» Material to process:
-----

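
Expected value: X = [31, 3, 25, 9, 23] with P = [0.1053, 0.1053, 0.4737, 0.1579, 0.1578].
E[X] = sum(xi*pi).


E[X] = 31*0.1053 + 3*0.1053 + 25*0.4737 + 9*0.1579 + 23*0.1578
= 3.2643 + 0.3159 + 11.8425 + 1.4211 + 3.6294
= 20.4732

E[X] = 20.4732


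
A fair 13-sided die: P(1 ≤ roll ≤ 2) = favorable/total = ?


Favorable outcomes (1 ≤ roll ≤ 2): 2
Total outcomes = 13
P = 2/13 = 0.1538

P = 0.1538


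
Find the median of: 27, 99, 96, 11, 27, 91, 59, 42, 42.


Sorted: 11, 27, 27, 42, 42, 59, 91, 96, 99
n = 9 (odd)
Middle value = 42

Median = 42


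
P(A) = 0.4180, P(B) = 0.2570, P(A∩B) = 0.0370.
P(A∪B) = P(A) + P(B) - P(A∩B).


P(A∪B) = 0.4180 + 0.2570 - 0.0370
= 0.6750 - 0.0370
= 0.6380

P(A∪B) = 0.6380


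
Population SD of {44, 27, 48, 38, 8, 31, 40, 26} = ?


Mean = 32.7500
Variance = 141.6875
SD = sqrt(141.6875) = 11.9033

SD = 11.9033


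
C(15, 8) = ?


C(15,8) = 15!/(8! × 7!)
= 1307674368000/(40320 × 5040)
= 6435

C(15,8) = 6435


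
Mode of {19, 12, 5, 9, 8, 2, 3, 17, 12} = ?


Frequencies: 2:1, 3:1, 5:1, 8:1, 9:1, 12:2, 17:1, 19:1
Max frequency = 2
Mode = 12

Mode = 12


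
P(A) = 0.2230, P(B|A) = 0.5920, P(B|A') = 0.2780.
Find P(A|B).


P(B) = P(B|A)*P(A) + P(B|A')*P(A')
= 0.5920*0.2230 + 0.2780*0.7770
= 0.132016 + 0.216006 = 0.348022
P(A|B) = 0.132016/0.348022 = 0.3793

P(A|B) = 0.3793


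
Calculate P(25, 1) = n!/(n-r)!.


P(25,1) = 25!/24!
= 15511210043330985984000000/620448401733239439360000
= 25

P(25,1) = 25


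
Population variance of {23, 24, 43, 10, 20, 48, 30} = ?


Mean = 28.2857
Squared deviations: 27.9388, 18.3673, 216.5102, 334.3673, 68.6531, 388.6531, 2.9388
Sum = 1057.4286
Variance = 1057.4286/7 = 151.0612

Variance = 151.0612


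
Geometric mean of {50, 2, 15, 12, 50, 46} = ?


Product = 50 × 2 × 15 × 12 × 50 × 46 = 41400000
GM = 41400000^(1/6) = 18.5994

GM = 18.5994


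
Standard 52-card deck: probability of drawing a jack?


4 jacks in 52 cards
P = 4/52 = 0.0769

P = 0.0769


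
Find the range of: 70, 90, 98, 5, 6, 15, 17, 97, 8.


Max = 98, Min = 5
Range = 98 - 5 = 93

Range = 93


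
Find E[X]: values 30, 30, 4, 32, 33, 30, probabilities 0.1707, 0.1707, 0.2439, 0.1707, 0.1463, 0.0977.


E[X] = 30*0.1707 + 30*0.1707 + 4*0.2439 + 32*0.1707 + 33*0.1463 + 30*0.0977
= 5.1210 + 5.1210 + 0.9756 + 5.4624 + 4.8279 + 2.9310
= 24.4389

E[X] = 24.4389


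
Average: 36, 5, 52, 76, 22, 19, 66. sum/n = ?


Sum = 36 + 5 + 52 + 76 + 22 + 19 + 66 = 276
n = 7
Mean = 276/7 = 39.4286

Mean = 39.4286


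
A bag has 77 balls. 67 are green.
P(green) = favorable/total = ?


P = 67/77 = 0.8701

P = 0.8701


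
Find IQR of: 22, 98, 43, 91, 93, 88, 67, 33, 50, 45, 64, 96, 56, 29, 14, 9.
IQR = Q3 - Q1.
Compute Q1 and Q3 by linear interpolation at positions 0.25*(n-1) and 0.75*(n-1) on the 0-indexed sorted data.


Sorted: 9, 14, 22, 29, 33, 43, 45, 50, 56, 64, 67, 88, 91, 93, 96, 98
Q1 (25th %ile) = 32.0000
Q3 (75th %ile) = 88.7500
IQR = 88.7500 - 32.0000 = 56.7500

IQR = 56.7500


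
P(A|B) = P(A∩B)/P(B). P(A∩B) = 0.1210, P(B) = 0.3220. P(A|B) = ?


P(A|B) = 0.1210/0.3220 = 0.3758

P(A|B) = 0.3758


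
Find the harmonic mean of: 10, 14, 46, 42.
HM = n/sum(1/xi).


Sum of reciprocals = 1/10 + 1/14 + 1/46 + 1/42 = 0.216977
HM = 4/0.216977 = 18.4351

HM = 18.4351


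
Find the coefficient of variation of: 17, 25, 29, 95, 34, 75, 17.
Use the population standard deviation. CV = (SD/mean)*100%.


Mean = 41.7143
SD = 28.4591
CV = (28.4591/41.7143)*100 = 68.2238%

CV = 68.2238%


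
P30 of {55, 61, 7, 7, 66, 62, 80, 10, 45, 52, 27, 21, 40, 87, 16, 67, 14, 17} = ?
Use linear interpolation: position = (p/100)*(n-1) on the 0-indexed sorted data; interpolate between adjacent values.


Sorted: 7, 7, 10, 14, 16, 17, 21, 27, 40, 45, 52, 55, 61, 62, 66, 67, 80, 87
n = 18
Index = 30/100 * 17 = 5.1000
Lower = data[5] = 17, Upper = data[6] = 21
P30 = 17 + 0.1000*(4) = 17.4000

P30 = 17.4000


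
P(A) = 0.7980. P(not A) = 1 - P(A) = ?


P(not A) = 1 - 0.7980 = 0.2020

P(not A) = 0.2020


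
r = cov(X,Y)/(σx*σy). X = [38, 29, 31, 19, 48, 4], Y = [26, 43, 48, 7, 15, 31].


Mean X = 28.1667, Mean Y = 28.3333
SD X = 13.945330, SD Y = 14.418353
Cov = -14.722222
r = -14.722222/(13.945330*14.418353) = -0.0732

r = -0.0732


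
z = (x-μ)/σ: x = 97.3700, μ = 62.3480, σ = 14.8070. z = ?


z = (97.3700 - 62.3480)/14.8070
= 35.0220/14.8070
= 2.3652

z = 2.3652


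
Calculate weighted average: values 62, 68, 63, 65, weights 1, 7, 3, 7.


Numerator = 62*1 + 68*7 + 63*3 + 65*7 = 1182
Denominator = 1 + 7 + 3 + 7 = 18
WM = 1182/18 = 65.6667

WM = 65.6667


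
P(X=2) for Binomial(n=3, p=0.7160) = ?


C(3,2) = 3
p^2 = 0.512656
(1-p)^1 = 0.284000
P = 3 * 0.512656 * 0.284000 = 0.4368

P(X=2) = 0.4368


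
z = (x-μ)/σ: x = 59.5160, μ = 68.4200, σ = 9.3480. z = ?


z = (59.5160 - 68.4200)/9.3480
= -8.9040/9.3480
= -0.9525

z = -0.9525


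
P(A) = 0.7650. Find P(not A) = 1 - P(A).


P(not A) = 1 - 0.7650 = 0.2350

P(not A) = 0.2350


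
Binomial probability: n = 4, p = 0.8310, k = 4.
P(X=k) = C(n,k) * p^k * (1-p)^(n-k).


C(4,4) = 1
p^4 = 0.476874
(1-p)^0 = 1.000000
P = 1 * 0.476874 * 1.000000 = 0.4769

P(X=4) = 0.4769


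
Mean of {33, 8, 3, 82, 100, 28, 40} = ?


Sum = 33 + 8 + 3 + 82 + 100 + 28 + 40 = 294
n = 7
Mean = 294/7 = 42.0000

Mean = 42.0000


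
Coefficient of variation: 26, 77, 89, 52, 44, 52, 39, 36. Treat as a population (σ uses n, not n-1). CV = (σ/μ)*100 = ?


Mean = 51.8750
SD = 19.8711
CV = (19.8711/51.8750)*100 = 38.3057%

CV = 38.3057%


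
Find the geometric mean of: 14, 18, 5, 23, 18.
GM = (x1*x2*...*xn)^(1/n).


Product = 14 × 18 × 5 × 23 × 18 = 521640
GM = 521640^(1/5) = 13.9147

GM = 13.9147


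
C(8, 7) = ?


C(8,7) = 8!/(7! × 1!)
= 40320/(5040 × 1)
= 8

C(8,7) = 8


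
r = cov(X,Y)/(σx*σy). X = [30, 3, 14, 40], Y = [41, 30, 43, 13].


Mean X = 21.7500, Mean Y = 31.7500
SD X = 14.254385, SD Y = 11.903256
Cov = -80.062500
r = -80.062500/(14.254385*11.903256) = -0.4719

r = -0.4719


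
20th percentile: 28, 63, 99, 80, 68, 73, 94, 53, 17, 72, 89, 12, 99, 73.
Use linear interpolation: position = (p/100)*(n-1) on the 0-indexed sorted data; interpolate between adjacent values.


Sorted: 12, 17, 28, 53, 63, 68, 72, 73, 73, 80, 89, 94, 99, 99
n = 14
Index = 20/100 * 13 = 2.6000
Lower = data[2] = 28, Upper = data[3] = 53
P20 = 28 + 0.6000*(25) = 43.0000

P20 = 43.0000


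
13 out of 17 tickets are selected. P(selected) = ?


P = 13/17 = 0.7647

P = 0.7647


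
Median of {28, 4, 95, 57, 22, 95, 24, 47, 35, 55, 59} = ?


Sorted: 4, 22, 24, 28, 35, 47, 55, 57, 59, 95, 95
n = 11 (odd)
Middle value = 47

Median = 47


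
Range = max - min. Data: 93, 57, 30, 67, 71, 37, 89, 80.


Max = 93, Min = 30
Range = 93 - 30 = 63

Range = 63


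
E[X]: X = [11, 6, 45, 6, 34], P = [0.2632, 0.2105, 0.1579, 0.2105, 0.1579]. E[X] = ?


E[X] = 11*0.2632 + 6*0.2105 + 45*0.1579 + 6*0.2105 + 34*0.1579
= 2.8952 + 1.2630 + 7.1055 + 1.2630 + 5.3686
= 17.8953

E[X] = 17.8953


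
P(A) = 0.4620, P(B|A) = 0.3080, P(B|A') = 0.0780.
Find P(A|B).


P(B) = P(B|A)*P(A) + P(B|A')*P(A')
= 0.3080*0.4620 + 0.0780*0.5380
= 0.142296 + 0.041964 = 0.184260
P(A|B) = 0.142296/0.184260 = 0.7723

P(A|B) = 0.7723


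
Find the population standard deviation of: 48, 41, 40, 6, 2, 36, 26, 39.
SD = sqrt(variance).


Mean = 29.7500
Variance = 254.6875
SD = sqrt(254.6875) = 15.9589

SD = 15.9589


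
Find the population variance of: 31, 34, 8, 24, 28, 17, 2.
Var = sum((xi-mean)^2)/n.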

-----

» What this task involves: Please, from the entries above, set down exactly the lines from the one containing "r = cov(X,Y)/(σx*σy). X = [30, 3, 14, 40], Y" through the one containing "12, 99, 73.", and only those.

» Reply to the exercise:
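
r = cov(X,Y)/(σx*σy). X = [30, 3, 14, 40], Y = [41, 30, 43, 13].


Mean X = 21.7500, Mean Y = 31.7500
SD X = 14.254385, SD Y = 11.903256
Cov = -80.062500
r = -80.062500/(14.254385*11.903256) = -0.4719

r = -0.4719


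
20th percentile: 28, 63, 99, 80, 68, 73, 94, 53, 17, 72, 89, 12, 99, 73.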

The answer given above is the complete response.